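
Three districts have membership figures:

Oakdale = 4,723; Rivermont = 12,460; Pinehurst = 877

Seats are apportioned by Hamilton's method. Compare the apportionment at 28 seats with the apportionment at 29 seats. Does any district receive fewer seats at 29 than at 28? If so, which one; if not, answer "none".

Pinehurst

At 28 seats: Oakdale 7, Rivermont 19, Pinehurst 2.
At 29 seats: Oakdale 8, Rivermont 20, Pinehurst 1.
Pinehurst drops from 2 to 1.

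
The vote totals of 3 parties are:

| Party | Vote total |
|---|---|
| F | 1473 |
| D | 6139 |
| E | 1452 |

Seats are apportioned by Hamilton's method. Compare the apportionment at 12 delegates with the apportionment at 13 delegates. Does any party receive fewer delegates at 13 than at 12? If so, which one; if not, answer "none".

none

At 12 seats: F 2, D 8, E 2.
At 13 seats: F 2, D 9, E 2.
No party's allocation decreased.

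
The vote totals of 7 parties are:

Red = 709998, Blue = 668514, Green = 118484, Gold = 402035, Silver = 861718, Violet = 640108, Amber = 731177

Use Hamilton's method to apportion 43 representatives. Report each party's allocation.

Total 4132034; standard divisor 4132034/43 ≈ 96093.814.
Standard quotas: Red 7.3886, Blue 6.9569, Green 1.2330, Gold 4.1838, Silver 8.9675, Violet 6.6613, Amber 7.6090.
Lower quotas: Red 7, Blue 6, Green 1, Gold 4, Silver 8, Violet 6, Amber 7 (sum 39, leaving 4 seats).
Remainders in descending order: Silver 0.9675, Blue 0.9569, Violet 0.6613, Amber 0.6090, Red 0.3886, Green 0.2330, Gold 0.1838.
Largest remainders: Silver, Blue, Violet, Amber receive the extra seats.

Red 7; Blue 7; Green 1; Gold 4; Silver 9; Violet 7; Amber 8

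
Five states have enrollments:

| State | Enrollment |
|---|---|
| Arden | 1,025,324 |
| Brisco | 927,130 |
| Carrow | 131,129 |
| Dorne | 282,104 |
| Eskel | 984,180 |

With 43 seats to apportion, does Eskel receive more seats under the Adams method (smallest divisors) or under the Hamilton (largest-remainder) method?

Hamilton

Adams: Arden 13, Brisco 12, Carrow 2, Dorne 4, Eskel 12.
Hamilton: Arden 13, Brisco 12, Carrow 2, Dorne 3, Eskel 13.
Eskel gets 12 under Adams and 13 under Hamilton.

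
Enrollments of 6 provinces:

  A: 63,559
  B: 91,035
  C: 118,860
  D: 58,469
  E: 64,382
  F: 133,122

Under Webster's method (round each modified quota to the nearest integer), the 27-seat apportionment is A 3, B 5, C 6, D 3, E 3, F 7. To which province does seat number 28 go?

E

Priority for the next seat is population ÷ (current seats + 0.5).
Priorities: A 18159.714, B 16551.818, C 18286.154, D 16705.429, E 18394.857, F 17749.600.
Highest priority: E.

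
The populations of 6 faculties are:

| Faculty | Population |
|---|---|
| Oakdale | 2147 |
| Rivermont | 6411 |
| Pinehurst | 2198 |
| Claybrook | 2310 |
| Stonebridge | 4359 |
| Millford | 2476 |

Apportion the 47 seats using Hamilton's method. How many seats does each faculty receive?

Oakdale 5, Rivermont 15, Pinehurst 5, Claybrook 6, Stonebridge 10, Millford 6

Standard divisor: 19901 ÷ 47 ≈ 423.426.
Standard quotas: Oakdale 5.0705, Rivermont 15.1408, Pinehurst 5.1910, Claybrook 5.4555, Stonebridge 10.2946, Millford 5.8475.
Lower quotas: Oakdale 5, Rivermont 15, Pinehurst 5, Claybrook 5, Stonebridge 10, Millford 5 (sum 45, leaving 2 seats).
Remainders in descending order: Millford 0.8475, Claybrook 0.4555, Stonebridge 0.2946, Pinehurst 0.1910, Rivermont 0.1408, Oakdale 0.0705.
The surplus seats go to Millford, Claybrook.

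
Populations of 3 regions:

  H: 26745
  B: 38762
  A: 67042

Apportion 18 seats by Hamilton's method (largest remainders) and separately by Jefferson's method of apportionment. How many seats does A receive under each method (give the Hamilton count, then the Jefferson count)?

9 and 10

Hamilton: H 4, B 5, A 9.
Jefferson: H 3, B 5, A 10.
A gets 9 under Hamilton and 10 under Jefferson.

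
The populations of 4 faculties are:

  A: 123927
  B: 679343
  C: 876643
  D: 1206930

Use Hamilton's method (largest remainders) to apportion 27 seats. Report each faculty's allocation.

A=1; B=7; C=8; D=11

Standard divisor: 2886843 ÷ 27 ≈ 106920.111.
Standard quotas: A 1.1591, B 6.3537, C 8.1990, D 11.2881.
Lower quotas: A 1, B 6, C 8, D 11 (sum 26, leaving 1 seat).
Remainders in descending order: B 0.3537, D 0.2881, C 0.1990, A 0.1591.
The surplus seat goes to B.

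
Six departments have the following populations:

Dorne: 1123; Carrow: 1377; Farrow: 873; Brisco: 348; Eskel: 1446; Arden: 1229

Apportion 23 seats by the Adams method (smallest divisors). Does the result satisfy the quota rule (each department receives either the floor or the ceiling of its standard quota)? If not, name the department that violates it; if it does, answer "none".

none

Standard quotas: Dorne 4.038, Carrow 4.952, Farrow 3.139, Brisco 1.251, Eskel 5.200, Arden 4.419.
Adams allocation: Dorne 4, Carrow 5, Farrow 3, Brisco 2, Eskel 5, Arden 4.
Every allocation lies between the lower and upper quota.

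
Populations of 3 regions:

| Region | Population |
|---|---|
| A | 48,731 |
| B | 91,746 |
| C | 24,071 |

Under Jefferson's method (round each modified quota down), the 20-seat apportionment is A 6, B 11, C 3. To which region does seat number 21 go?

Priority for the next seat is population ÷ (current seats + 1).
Priorities: A 6961.571, B 7645.500, C 6017.750.
Highest priority: B.

B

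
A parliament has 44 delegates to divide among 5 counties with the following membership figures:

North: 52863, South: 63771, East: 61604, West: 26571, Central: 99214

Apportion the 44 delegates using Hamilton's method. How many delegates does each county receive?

Standard divisor: 304023 ÷ 44 ≈ 6909.614.
Standard quotas: North 7.6506, South 9.2293, East 8.9157, West 3.8455, Central 14.3588.
Lower quotas: North 7, South 9, East 8, West 3, Central 14 (sum 41, leaving 3 seats).
Remainders in descending order: East 0.9157, West 0.8455, North 0.6506, Central 0.3588, South 0.2293.
Largest remainders: East, West, North receive the extra seats.

North 8, South 9, East 9, West 4, Central 14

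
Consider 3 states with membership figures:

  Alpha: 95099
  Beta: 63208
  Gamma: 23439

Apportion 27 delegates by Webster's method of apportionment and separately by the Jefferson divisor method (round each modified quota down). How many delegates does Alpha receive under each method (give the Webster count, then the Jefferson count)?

14 and 15

Webster: Alpha 14, Beta 9, Gamma 4.
Jefferson: Alpha 15, Beta 9, Gamma 3.
Alpha gets 14 under Webster and 15 under Jefferson.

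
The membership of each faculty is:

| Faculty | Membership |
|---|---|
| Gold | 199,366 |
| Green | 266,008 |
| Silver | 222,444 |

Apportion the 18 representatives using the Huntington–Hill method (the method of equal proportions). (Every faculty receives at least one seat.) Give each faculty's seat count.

With divisor 38506: modified quotas Gold 5.178, Green 6.908, Silver 5.777.
Geometric-mean thresholds: Gold √(5·6)=5.477, Green √(6·7)=6.481, Silver √(5·6)=5.477.
Each quota rounded against its threshold gives Gold 5, Green 7, Silver 6 (total 18).

Gold 5; Green 7; Silver 6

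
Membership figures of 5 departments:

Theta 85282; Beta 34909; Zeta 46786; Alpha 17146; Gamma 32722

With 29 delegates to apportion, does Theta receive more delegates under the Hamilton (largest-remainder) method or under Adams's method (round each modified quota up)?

Hamilton

Hamilton: Theta 12, Beta 5, Zeta 6, Alpha 2, Gamma 4.
Adams: Theta 11, Beta 5, Zeta 6, Alpha 3, Gamma 4.
Theta gets 12 under Hamilton and 11 under Adams.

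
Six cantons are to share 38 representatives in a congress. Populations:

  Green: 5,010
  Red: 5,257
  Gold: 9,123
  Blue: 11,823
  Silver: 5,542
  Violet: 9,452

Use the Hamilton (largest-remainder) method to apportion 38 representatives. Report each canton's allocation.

Green: 4, Red: 4, Gold: 7, Blue: 10, Silver: 5, Violet: 8

Standard divisor: 46207 ÷ 38 ≈ 1215.974.
Standard quotas: Green 4.1202, Red 4.3233, Gold 7.5026, Blue 9.7231, Silver 4.5577, Violet 7.7732.
Lower quotas: Green 4, Red 4, Gold 7, Blue 9, Silver 4, Violet 7 (sum 35, leaving 3 seats).
Remainders in descending order: Violet 0.7732, Blue 0.7231, Silver 0.5577, Gold 0.5026, Red 0.3233, Green 0.1202.
The surplus seats go to Violet, Blue, Silver.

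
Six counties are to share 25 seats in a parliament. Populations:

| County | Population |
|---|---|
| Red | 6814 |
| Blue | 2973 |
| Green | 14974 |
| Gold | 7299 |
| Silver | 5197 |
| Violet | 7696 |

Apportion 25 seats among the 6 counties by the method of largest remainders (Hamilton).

The standard divisor is 44953/25 ≈ 1798.12.
Standard quotas: Red 3.7895, Blue 1.6534, Green 8.3276, Gold 4.0592, Silver 2.8902, Violet 4.2800.
Lower quotas: Red 3, Blue 1, Green 8, Gold 4, Silver 2, Violet 4 (sum 22, leaving 3 seats).
Remainders in descending order: Silver 0.8902, Red 0.7895, Blue 0.6534, Green 0.3276, Violet 0.2800, Gold 0.0592.
The surplus seats go to Silver, Red, Blue.

Red=4, Blue=2, Green=8, Gold=4, Silver=3, Violet=4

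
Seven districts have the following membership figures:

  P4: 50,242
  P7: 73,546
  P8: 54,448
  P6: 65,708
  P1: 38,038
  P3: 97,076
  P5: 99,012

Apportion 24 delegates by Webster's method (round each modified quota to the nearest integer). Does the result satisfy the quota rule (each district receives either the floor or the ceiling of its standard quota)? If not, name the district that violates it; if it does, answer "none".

Standard quotas: P4 2.522, P7 3.692, P8 2.733, P6 3.299, P1 1.910, P3 4.873, P5 4.971.
Webster allocation: P4 2, P7 4, P8 3, P6 3, P1 2, P3 5, P5 5.
Every allocation lies between the lower and upper quota.

none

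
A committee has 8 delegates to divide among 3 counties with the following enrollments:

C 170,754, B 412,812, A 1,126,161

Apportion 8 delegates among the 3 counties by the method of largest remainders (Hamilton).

The standard divisor is 1709727/8 ≈ 213715.875.
Standard quotas: C 0.7990, B 1.9316, A 5.2694.
Lower quotas: C 0, B 1, A 5 (sum 6, leaving 2 seats).
Remainders in descending order: B 0.9316, C 0.7990, A 0.2694.
The surplus seats go to B, C.

C 1, B 2, A 5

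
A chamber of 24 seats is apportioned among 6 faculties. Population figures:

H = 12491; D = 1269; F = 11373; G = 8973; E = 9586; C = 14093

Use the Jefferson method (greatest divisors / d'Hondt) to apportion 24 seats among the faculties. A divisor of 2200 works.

With modified divisor 2200: modified quotas H 5.678, D 0.577, F 5.170, G 4.079, E 4.357, C 6.406.
Rounding down: H 5, D 0, F 5, G 4, E 4, C 6 (total 24).

H: 5, D: 0, F: 5, G: 4, E: 4, C: 6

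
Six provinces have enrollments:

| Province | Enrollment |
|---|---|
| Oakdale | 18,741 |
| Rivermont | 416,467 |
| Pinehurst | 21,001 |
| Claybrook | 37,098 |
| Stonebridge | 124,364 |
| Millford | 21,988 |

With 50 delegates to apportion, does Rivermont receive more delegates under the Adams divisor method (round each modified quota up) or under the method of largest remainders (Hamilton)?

Adams: Oakdale 2, Rivermont 31, Pinehurst 2, Claybrook 3, Stonebridge 10, Millford 2.
Hamilton: Oakdale 1, Rivermont 32, Pinehurst 2, Claybrook 3, Stonebridge 10, Millford 2.
Rivermont gets 31 under Adams and 32 under Hamilton.

Hamilton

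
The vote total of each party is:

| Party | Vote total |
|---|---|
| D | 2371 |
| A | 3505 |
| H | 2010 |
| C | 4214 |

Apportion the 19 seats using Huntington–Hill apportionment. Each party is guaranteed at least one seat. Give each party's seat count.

With divisor 645: modified quotas D 3.676, A 5.434, H 3.116, C 6.533.
Geometric-mean thresholds: D √(3·4)=3.464, A √(5·6)=5.477, H √(3·4)=3.464, C √(6·7)=6.481.
Each quota rounded against its threshold gives D 4, A 5, H 3, C 7 (total 19).

D 4; A 5; H 3; C 7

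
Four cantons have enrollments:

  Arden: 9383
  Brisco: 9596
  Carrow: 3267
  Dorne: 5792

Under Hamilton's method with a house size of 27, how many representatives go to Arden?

Standard divisor: 28038 ÷ 27 ≈ 1038.444.
Standard quotas: Arden 9.0356, Brisco 9.2407, Carrow 3.1461, Dorne 5.5776.
Lower quotas: Arden 9, Brisco 9, Carrow 3, Dorne 5 (sum 26, leaving 1 seat).
Remainders in descending order: Dorne 0.5776, Brisco 0.2407, Carrow 0.1461, Arden 0.0356.
Largest remainder: Dorne receives the extra seat.
Arden receives 9.

9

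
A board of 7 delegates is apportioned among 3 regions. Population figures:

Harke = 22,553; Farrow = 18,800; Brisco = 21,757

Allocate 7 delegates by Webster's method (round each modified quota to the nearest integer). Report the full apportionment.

Harke=3; Farrow=2; Brisco=2

Standard divisor 63110/7 ≈ 9015.714; standard quotas: Harke 2.502, Farrow 2.085, Brisco 2.413.
Rounding to the nearest integer gives Harke 3, Farrow 2, Brisco 2 — total 7, matching the house size, so no adjustment is needed.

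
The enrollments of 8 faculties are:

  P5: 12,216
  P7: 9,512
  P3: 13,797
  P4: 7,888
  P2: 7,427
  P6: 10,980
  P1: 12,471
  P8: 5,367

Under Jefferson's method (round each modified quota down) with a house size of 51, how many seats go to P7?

Standard divisor 79658/51 ≈ 1561.922; standard quotas: P5 7.821, P7 6.090, P3 8.833, P4 5.050, P2 4.755, P6 7.030, P1 7.984, P8 3.436.
Rounding down gives 7, 6, 8, 5, 4, 7, 7, 3 = 47 seats, so the divisor must be adjusted.
With modified divisor 1400: modified quotas P5 8.726, P7 6.794, P3 9.855, P4 5.634, P2 5.305, P6 7.843, P1 8.908, P8 3.834.
Rounding down: P5 8, P7 6, P3 9, P4 5, P2 5, P6 7, P1 8, P8 3 (total 51).
P7 receives 6.

6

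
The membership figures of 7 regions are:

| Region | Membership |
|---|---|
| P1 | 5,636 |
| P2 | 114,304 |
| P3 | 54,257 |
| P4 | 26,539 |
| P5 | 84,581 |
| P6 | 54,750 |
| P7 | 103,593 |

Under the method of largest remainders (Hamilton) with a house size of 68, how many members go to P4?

4

The standard divisor is 443660/68 ≈ 6524.412.
Standard quotas: P1 0.8638, P2 17.5194, P3 8.3160, P4 4.0676, P5 12.9638, P6 8.3916, P7 15.8778.
Lower quotas: P1 0, P2 17, P3 8, P4 4, P5 12, P6 8, P7 15 (sum 64, leaving 4 seats).
Remainders in descending order: P5 0.9638, P7 0.8778, P1 0.8638, P2 0.5194, P6 0.3916, P3 0.3160, P4 0.0676.
Largest remainders: P5, P7, P1, P2 receive the extra seats.
P4 receives 4.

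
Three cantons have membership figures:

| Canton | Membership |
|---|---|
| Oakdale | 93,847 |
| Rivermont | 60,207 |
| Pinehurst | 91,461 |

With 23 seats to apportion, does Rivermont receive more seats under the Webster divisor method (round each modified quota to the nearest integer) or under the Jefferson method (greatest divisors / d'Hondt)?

Webster: Oakdale 9, Rivermont 6, Pinehurst 8.
Jefferson: Oakdale 9, Rivermont 5, Pinehurst 9.
Rivermont gets 6 under Webster and 5 under Jefferson.

Webster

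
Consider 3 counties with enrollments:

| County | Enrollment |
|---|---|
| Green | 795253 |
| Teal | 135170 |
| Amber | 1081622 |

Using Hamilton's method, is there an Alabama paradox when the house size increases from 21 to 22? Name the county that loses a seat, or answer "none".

At 21 seats: Green 8, Teal 2, Amber 11.
At 22 seats: Green 9, Teal 1, Amber 12.
Teal drops from 2 to 1.

Teal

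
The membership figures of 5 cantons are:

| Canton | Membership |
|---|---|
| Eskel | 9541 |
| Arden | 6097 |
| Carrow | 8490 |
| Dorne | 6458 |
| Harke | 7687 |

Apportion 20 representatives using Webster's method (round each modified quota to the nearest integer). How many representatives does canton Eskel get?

5

Standard divisor 38273/20 ≈ 1913.65; standard quotas: Eskel 4.986, Arden 3.186, Carrow 4.437, Dorne 3.375, Harke 4.017.
Rounding to the nearest integer gives 5, 3, 4, 3, 4 = 19 seats, so the divisor must be adjusted.
With modified divisor 1870: modified quotas Eskel 5.102, Arden 3.260, Carrow 4.540, Dorne 3.453, Harke 4.111.
Rounding to the nearest integer: Eskel 5, Arden 3, Carrow 5, Dorne 3, Harke 4 (total 20).
Eskel receives 5.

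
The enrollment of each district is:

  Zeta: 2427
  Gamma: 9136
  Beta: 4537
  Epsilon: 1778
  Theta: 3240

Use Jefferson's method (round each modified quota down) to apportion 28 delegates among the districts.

Zeta 3, Gamma 13, Beta 6, Epsilon 2, Theta 4

Standard divisor 21118/28 ≈ 754.214; standard quotas: Zeta 3.218, Gamma 12.113, Beta 6.016, Epsilon 2.357, Theta 4.296.
Rounding down gives 3, 12, 6, 2, 4 = 27 seats, so the divisor must be adjusted.
With modified divisor 700: modified quotas Zeta 3.467, Gamma 13.051, Beta 6.481, Epsilon 2.540, Theta 4.629.
Rounding down: Zeta 3, Gamma 13, Beta 6, Epsilon 2, Theta 4 (total 28).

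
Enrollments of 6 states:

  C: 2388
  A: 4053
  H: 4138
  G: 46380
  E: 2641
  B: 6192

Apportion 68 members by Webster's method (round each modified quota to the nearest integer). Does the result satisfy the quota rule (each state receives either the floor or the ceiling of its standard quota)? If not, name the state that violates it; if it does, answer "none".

G

Standard quotas: C 2.468, A 4.189, H 4.277, G 47.937, E 2.730, B 6.400.
Webster allocation: C 2, A 4, H 4, G 49, E 3, B 6.
G has quota 47.937 (lower 47, upper 48) but receives 49 — outside the quota interval.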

PROBLEM DESCRIPTION: Please copy the lines in the records above between the one holding "Alpha: 95099" and the one holding "Violet: 9,452", inclusive, exactly and with no other line.

RESPONSE BOX:
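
  Alpha: 95099
  Beta: 63208
  Gamma: 23439

Apportion 27 delegates by Webster's method of apportionment and separately by the Jefferson divisor method (round each modified quota down). How many delegates does Alpha receive under each method (give the Webster count, then the Jefferson count)?

14 and 15

Webster: Alpha 14, Beta 9, Gamma 4.
Jefferson: Alpha 15, Beta 9, Gamma 3.
Alpha gets 14 under Webster and 15 under Jefferson.

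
The membership of each faculty is:

| Faculty | Membership |
|---|---|
| Gold | 199,366 |
| Green | 266,008 |
| Silver | 222,444 |

Apportion the 18 representatives using the Huntington–Hill method (the method of equal proportions). (Every faculty receives at least one seat.) Give each faculty's seat count.

With divisor 38506: modified quotas Gold 5.178, Green 6.908, Silver 5.777.
Geometric-mean thresholds: Gold √(5·6)=5.477, Green √(6·7)=6.481, Silver √(5·6)=5.477.
Each quota rounded against its threshold gives Gold 5, Green 7, Silver 6 (total 18).

Gold 5; Green 7; Silver 6

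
Membership figures of 5 departments:

Theta 85282; Beta 34909; Zeta 46786; Alpha 17146; Gamma 32722

With 29 delegates to apportion, does Theta receive more delegates under the Hamilton (largest-remainder) method or under Adams's method (round each modified quota up)?

Hamilton

Hamilton: Theta 12, Beta 5, Zeta 6, Alpha 2, Gamma 4.
Adams: Theta 11, Beta 5, Zeta 6, Alpha 3, Gamma 4.
Theta gets 12 under Hamilton and 11 under Adams.

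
Six cantons are to share 38 representatives in a congress. Populations:

  Green: 5,010
  Red: 5,257
  Gold: 9,123
  Blue: 11,823
  Silver: 5,542
  Violet: 9,452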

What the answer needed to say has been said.